**ACTIVITY**.
All of the data below is to be copied again without changes.

[Opening ENTRIES SUPPLIED section]

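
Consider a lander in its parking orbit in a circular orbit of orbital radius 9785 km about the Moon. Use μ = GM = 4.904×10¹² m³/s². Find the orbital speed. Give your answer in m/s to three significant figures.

r = 9785 km = 9.785×10⁶ m.
For a circular orbit v = √(μ/r) = √(4.904×10¹² / 9.785×10⁶) = √(5.012×10⁵) = 707.9 m/s.

v ≈ 708 m/s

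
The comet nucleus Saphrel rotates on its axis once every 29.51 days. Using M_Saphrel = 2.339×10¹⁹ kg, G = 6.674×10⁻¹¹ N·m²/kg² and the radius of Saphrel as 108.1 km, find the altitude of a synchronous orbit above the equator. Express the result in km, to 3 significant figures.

μ = GM = 6.674×10⁻¹¹ × 2.339×10¹⁹ = 1.561×10⁹ m³/s².
T = 29.51 days = 2.550×10⁶ s.
A synchronous orbit has period T, so by Kepler's third law a = (μT²/4π²)^(1/3).
μT²/4π² = 1.561×10⁹ × (2.550×10⁶)² / 39.48 = 2.571×10²⁰ m³.
a = 6.358×10⁶ m = 6358.3 km.
Altitude h = a − R = 6358.3 − 108.1 = 6250.2 km.

h_sync ≈ 6250 km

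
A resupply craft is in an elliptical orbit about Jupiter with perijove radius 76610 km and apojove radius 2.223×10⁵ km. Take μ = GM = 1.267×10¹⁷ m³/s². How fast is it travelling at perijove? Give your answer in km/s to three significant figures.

v ≈ 49.6 km/s

Semi-major axis a = (r_p + r_a)/2 = 1.4946×10⁵ km = 1.495×10⁸ m.
Vis-viva: v² = μ(2/r − 1/a) = 1.267×10¹⁷ × (2.611×10⁻⁸ − 6.691×10⁻⁹) = 2.460×10⁹ m²/s².
v = 49600 m/s = 49.60 km/s.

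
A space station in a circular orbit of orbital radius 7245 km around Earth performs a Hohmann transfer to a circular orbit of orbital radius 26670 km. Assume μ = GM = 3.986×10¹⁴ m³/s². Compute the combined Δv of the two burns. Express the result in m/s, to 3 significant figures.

Δv_total ≈ 3220 m/s

r₁ = 7245 km = 7.245×10⁶ m.
r₂ = 26670 km = 2.667×10⁷ m.
Transfer ellipse a_t = (r₁ + r₂)/2 = 1.696×10⁷ m.
At r₁: circular v_c1 = √(μ/r₁) = 7417 m/s; transfer-perigee v_p = √[μ(2/r₁ − 1/a_t)] = 9302 m/s.
Δv₁ = v_p − v_c1 = 1885 m/s.
At r₂: circular v_c2 = √(μ/r₂) = 3866 m/s; transfer-apogee v_a = √[μ(2/r₂ − 1/a_t)] = 2527 m/s.
Δv₂ = v_c2 − v_a = 1339 m/s.
Total Δv = Δv₁ + Δv₂ = 3224 m/s.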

[Closing ENTRIES SUPPLIED section]

**ANSWER SECTION**.
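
Consider a lander in its parking orbit in a circular orbit of orbital radius 9785 km about the Moon. Use μ = GM = 4.904×10¹² m³/s². Find the orbital speed. Give your answer in m/s to three significant figures.

r = 9785 km = 9.785×10⁶ m.
For a circular orbit v = √(μ/r) = √(4.904×10¹² / 9.785×10⁶) = √(5.012×10⁵) = 707.9 m/s.

v ≈ 708 m/s

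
The comet nucleus Saphrel rotates on its axis once every 29.51 days. Using M_Saphrel = 2.339×10¹⁹ kg, G = 6.674×10⁻¹¹ N·m²/kg² and the radius of Saphrel as 108.1 km, find the altitude of a synchronous orbit above the equator. Express the result in km, to 3 significant figures.

μ = GM = 6.674×10⁻¹¹ × 2.339×10¹⁹ = 1.561×10⁹ m³/s².
T = 29.51 days = 2.550×10⁶ s.
A synchronous orbit has period T, so by Kepler's third law a = (μT²/4π²)^(1/3).
μT²/4π² = 1.561×10⁹ × (2.550×10⁶)² / 39.48 = 2.571×10²⁰ m³.
a = 6.358×10⁶ m = 6358.3 km.
Altitude h = a − R = 6358.3 − 108.1 = 6250.2 km.

h_sync ≈ 6250 km

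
A resupply craft is in an elliptical orbit about Jupiter with perijove radius 76610 km and apojove radius 2.223×10⁵ km. Take μ = GM = 1.267×10¹⁷ m³/s². How fast is it travelling at perijove? Give your answer in km/s to three significant figures.

v ≈ 49.6 km/s

Semi-major axis a = (r_p + r_a)/2 = 1.4946×10⁵ km = 1.495×10⁸ m.
Vis-viva: v² = μ(2/r − 1/a) = 1.267×10¹⁷ × (2.611×10⁻⁸ − 6.691×10⁻⁹) = 2.460×10⁹ m²/s².
v = 49600 m/s = 49.60 km/s.

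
A space station in a circular orbit of orbital radius 7245 km around Earth performs a Hohmann transfer to a circular orbit of orbital radius 26670 km. Assume μ = GM = 3.986×10¹⁴ m³/s². Compute the combined Δv of the two burns. Express the result in m/s, to 3 significant figures.

Δv_total ≈ 3220 m/s

r₁ = 7245 km = 7.245×10⁶ m.
r₂ = 26670 km = 2.667×10⁷ m.
Transfer ellipse a_t = (r₁ + r₂)/2 = 1.696×10⁷ m.
At r₁: circular v_c1 = √(μ/r₁) = 7417 m/s; transfer-perigee v_p = √[μ(2/r₁ − 1/a_t)] = 9302 m/s.
Δv₁ = v_p − v_c1 = 1885 m/s.
At r₂: circular v_c2 = √(μ/r₂) = 3866 m/s; transfer-apogee v_a = √[μ(2/r₂ − 1/a_t)] = 2527 m/s.
Δv₂ = v_c2 − v_a = 1339 m/s.
Total Δv = Δv₁ + Δv₂ = 3224 m/s.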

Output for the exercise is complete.